Transcribe all records exactly.

**Stored data entries:**
------------------------------------------------

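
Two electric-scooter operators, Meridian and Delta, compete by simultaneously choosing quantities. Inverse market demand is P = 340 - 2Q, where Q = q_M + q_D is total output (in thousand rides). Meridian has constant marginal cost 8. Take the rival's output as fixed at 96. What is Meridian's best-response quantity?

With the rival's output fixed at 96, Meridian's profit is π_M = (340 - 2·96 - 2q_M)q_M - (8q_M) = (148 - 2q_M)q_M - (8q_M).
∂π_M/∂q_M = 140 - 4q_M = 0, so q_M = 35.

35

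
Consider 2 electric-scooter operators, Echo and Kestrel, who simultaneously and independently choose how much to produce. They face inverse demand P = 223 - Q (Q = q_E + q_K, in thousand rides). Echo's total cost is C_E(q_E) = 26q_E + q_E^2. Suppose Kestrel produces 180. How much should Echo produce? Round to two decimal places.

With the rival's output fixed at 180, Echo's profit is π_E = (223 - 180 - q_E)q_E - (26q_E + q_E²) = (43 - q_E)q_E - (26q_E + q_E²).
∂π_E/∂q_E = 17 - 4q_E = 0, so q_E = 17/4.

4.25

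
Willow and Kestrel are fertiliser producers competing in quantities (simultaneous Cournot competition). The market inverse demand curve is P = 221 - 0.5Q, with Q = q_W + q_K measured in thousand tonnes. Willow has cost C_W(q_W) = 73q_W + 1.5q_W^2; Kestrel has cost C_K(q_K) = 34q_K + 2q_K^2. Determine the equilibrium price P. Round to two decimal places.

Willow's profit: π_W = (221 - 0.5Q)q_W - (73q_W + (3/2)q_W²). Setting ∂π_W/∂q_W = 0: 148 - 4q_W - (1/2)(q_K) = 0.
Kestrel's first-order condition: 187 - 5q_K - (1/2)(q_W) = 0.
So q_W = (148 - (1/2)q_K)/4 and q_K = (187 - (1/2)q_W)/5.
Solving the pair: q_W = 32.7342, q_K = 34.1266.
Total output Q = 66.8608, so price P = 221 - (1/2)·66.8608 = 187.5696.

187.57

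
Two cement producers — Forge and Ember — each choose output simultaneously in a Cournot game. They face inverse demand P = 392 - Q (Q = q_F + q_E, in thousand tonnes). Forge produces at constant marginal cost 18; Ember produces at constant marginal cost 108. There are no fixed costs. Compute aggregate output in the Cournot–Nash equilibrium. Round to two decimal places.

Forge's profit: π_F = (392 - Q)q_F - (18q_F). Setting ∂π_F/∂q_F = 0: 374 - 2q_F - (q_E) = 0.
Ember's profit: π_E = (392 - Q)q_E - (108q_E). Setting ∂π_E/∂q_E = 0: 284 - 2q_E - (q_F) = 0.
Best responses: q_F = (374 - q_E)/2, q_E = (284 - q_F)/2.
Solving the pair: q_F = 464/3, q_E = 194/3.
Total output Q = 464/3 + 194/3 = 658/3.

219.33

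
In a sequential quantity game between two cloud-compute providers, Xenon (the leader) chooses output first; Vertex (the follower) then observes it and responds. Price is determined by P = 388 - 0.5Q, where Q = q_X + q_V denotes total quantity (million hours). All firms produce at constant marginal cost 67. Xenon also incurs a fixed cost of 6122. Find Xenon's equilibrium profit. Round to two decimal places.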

------------------------------------------------

**ANSWER AREA:**
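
Two electric-scooter operators, Meridian and Delta, compete by simultaneously choosing quantities. Inverse market demand is P = 340 - 2Q, where Q = q_M + q_D is total output (in thousand rides). Meridian has constant marginal cost 8. Take the rival's output as fixed at 96. What is Meridian's best-response quantity?

With the rival's output fixed at 96, Meridian's profit is π_M = (340 - 2·96 - 2q_M)q_M - (8q_M) = (148 - 2q_M)q_M - (8q_M).
∂π_M/∂q_M = 140 - 4q_M = 0, so q_M = 35.

35

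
Consider 2 electric-scooter operators, Echo and Kestrel, who simultaneously and independently choose how much to produce. They face inverse demand P = 223 - Q (Q = q_E + q_K, in thousand rides). Echo's total cost is C_E(q_E) = 26q_E + q_E^2. Suppose Kestrel produces 180. How much should Echo produce? Round to two decimal places.

With the rival's output fixed at 180, Echo's profit is π_E = (223 - 180 - q_E)q_E - (26q_E + q_E²) = (43 - q_E)q_E - (26q_E + q_E²).
∂π_E/∂q_E = 17 - 4q_E = 0, so q_E = 17/4.

4.25

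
Willow and Kestrel are fertiliser producers competing in quantities (simultaneous Cournot competition). The market inverse demand curve is P = 221 - 0.5Q, with Q = q_W + q_K measured in thousand tonnes. Willow has cost C_W(q_W) = 73q_W + 1.5q_W^2; Kestrel has cost C_K(q_K) = 34q_K + 2q_K^2. Determine the equilibrium price P. Round to two decimal places.

Willow's profit: π_W = (221 - 0.5Q)q_W - (73q_W + (3/2)q_W²). Setting ∂π_W/∂q_W = 0: 148 - 4q_W - (1/2)(q_K) = 0.
Kestrel's first-order condition: 187 - 5q_K - (1/2)(q_W) = 0.
So q_W = (148 - (1/2)q_K)/4 and q_K = (187 - (1/2)q_W)/5.
Solving the pair: q_W = 32.7342, q_K = 34.1266.
Total output Q = 66.8608, so price P = 221 - (1/2)·66.8608 = 187.5696.

187.57

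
Two cement producers — Forge and Ember — each choose output simultaneously in a Cournot game. They face inverse demand P = 392 - Q (Q = q_F + q_E, in thousand tonnes). Forge produces at constant marginal cost 18; Ember produces at constant marginal cost 108. There are no fixed costs. Compute aggregate output in the Cournot–Nash equilibrium. Round to two decimal places.

Forge's profit: π_F = (392 - Q)q_F - (18q_F). Setting ∂π_F/∂q_F = 0: 374 - 2q_F - (q_E) = 0.
Ember's profit: π_E = (392 - Q)q_E - (108q_E). Setting ∂π_E/∂q_E = 0: 284 - 2q_E - (q_F) = 0.
Best responses: q_F = (374 - q_E)/2, q_E = (284 - q_F)/2.
Solving the pair: q_F = 464/3, q_E = 194/3.
Total output Q = 464/3 + 194/3 = 658/3.

219.33

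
In a sequential quantity game between two cloud-compute providers, Xenon (the leader) chooses output first; Vertex (the follower) then observes it and responds. Price is determined by P = 388 - 0.5Q, where Q = q_X + q_V denotes total quantity (million hours). All firms produce at constant marginal cost 67. Xenon also incurs a fixed cost of 6122. Find Xenon's equilibrium profit. Round to two decimal places.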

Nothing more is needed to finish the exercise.